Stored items
--------------------------------

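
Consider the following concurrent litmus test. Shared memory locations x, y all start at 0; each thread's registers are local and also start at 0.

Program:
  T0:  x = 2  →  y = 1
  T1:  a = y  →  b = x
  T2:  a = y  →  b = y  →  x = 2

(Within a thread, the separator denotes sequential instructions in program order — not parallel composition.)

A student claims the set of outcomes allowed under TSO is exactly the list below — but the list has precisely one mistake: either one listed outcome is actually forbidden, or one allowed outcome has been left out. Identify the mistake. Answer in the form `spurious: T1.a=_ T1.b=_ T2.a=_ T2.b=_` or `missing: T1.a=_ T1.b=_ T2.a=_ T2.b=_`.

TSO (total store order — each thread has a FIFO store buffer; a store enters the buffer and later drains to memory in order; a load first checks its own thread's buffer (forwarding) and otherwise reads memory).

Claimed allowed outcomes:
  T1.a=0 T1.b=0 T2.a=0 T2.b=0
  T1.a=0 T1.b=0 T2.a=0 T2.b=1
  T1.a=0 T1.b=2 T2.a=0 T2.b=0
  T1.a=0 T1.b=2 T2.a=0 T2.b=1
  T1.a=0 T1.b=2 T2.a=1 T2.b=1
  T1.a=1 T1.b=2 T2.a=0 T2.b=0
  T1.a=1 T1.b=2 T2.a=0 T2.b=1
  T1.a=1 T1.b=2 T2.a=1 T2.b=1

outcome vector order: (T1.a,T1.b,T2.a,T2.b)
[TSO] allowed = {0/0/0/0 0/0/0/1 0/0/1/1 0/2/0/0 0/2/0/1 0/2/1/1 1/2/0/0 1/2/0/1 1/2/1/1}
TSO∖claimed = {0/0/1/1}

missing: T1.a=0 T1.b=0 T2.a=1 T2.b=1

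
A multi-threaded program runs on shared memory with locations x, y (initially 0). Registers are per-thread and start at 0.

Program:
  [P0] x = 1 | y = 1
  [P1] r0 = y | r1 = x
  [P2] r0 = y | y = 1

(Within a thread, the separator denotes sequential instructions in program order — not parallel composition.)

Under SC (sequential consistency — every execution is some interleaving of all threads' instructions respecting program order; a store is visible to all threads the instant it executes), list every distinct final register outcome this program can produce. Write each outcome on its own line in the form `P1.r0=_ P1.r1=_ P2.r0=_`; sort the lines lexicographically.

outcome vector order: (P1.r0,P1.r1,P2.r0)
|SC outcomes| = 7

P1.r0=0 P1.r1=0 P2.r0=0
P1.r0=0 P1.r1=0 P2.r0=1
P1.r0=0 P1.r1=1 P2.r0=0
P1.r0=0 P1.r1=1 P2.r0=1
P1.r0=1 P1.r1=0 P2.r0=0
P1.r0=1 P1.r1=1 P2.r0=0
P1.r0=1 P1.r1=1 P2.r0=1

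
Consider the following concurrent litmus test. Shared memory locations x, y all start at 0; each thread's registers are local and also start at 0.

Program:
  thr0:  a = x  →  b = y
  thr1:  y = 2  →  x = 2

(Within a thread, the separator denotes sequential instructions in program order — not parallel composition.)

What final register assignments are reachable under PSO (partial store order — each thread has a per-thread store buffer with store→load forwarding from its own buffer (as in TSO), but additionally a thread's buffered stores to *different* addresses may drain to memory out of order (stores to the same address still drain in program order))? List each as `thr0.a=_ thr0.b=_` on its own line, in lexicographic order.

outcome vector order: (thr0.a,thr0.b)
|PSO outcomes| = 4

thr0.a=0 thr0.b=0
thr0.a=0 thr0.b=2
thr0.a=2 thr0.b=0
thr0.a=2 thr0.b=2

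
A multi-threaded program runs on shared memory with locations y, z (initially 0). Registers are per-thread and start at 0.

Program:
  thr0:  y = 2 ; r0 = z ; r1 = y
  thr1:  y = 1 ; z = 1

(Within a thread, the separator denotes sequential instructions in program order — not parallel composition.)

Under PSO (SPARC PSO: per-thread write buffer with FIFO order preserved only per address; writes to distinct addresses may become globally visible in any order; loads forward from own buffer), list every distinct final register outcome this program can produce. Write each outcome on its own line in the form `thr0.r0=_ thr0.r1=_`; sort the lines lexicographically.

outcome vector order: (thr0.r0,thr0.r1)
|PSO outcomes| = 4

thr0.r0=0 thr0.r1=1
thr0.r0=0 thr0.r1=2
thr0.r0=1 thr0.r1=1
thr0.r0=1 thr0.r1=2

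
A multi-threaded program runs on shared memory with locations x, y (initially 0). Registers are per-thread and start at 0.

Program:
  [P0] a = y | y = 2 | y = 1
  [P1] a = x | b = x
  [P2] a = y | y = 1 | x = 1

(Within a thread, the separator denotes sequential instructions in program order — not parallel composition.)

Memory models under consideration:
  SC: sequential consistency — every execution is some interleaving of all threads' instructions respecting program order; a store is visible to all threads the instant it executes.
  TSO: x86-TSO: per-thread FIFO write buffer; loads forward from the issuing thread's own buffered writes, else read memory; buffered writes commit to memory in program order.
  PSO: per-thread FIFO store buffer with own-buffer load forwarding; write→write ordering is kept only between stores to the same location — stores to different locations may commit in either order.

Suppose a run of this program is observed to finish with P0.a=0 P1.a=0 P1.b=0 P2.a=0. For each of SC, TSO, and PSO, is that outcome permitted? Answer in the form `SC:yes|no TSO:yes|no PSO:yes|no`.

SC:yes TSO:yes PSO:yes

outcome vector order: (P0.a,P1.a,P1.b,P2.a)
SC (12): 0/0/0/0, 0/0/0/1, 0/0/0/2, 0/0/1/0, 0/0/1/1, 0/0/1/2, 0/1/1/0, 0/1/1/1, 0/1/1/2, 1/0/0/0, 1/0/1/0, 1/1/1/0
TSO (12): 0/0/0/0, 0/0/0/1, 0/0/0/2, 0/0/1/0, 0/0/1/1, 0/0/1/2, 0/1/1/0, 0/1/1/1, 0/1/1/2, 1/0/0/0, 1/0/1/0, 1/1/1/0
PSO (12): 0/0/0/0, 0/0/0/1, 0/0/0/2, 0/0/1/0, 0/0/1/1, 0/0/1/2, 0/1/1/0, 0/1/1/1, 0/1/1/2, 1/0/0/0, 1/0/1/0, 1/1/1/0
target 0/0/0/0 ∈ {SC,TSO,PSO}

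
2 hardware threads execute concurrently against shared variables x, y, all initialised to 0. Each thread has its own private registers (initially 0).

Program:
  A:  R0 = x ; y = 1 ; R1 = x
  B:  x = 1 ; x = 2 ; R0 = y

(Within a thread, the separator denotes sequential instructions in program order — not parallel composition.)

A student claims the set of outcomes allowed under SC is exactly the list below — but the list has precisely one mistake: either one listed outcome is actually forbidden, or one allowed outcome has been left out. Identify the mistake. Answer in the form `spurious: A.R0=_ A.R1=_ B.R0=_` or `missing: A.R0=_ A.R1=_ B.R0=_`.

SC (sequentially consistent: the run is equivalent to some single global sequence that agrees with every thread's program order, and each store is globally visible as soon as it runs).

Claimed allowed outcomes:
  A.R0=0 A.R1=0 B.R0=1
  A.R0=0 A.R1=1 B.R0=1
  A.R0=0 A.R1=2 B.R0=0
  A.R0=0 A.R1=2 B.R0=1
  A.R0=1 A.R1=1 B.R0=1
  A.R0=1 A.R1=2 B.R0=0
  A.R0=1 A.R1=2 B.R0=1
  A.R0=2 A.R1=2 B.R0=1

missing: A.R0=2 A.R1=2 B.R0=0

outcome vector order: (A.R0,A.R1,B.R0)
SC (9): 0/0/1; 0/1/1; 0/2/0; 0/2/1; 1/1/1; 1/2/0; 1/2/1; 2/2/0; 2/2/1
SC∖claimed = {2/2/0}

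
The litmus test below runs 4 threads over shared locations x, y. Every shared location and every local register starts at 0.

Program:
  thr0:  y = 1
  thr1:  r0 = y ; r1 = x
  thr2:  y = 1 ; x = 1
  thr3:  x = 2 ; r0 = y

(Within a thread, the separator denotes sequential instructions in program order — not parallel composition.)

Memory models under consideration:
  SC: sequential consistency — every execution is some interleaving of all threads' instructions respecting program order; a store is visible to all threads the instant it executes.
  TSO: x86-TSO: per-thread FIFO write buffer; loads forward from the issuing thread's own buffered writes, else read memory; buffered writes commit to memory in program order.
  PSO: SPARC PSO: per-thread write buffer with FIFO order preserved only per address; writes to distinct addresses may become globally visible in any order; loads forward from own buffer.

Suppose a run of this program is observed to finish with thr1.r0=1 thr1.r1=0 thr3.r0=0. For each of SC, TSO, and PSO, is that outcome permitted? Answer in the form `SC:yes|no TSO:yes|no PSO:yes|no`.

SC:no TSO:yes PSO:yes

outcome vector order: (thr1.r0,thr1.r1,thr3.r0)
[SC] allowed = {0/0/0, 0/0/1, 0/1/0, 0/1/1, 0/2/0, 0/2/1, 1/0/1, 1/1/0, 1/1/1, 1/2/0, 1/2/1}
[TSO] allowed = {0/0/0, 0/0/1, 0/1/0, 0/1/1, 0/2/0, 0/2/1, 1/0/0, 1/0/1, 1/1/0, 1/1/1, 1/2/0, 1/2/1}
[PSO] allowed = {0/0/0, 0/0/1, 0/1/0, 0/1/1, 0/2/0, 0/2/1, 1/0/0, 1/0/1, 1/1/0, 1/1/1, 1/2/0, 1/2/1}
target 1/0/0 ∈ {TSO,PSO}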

--------------------------------

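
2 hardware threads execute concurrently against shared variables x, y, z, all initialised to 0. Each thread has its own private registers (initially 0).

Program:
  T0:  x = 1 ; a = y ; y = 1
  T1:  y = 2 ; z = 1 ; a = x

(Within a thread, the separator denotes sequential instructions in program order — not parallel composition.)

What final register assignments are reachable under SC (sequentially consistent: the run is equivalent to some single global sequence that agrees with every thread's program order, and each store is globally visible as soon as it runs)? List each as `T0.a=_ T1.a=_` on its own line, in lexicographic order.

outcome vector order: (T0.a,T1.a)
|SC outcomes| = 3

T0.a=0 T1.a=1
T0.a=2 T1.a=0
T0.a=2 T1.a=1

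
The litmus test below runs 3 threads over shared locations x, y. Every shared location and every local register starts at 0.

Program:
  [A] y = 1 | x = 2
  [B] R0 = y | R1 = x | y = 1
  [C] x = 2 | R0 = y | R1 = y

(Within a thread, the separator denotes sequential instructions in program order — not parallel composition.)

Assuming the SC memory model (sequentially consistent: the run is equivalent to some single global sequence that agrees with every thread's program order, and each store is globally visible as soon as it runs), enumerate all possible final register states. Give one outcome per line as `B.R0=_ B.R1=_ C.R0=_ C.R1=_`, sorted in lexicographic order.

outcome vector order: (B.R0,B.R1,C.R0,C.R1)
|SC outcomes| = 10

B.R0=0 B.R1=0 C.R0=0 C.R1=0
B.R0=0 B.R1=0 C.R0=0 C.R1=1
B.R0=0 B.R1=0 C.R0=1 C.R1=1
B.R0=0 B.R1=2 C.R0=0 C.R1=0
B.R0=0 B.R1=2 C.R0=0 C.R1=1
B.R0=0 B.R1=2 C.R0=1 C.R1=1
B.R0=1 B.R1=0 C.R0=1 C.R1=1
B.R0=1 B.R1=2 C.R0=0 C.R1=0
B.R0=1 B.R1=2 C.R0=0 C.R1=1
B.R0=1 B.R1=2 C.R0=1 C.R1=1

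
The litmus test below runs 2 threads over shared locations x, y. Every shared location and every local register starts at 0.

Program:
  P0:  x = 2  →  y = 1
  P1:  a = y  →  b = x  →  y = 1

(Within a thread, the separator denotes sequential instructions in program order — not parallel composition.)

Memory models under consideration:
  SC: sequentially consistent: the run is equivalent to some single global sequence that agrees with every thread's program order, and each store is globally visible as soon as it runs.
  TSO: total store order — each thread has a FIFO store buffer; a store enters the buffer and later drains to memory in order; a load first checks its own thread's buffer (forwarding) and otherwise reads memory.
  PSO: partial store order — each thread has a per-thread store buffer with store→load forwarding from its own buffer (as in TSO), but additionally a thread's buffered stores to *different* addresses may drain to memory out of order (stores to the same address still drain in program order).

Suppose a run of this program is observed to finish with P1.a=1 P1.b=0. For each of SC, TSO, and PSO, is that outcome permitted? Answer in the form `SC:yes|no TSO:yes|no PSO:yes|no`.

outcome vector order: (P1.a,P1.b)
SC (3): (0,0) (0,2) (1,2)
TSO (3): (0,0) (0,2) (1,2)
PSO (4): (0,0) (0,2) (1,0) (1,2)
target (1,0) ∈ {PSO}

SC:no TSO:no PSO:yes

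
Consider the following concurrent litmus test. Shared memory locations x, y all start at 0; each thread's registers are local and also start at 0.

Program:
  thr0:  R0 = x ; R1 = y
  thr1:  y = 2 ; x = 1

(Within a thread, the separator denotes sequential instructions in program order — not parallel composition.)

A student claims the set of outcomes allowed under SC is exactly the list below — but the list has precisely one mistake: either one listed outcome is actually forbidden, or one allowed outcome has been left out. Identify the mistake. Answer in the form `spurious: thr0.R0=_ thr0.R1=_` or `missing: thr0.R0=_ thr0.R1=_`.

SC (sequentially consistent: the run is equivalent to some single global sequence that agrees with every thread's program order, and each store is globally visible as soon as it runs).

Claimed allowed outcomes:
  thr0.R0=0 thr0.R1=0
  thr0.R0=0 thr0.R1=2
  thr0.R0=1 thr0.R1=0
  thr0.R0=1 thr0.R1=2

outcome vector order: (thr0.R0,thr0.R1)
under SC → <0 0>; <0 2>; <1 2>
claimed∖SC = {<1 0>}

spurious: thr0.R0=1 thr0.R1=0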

--------------------------------

▸ **Problem details**: Note every line above where the string "student" shows up, and copy those lines.

▸ **Answer for the task**:
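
A student claims the set of outcomes allowed under TSO is exactly the list below — but the list has precisely one mistake: either one listed outcome is actually forbidden, or one allowed outcome has been left out. Identify the mistake. Answer in the form `spurious: T1.a=_ T1.b=_ T2.a=_ T2.b=_` or `missing: T1.a=_ T1.b=_ T2.a=_ T2.b=_`.
A student claims the set of outcomes allowed under SC is exactly the list below — but the list has precisely one mistake: either one listed outcome is actually forbidden, or one allowed outcome has been left out. Identify the mistake. Answer in the form `spurious: A.R0=_ A.R1=_ B.R0=_` or `missing: A.R0=_ A.R1=_ B.R0=_`.
A student claims the set of outcomes allowed under SC is exactly the list below — but the list has precisely one mistake: either one listed outcome is actually forbidden, or one allowed outcome has been left out. Identify the mistake. Answer in the form `spurious: thr0.R0=_ thr0.R1=_` or `missing: thr0.R0=_ thr0.R1=_`.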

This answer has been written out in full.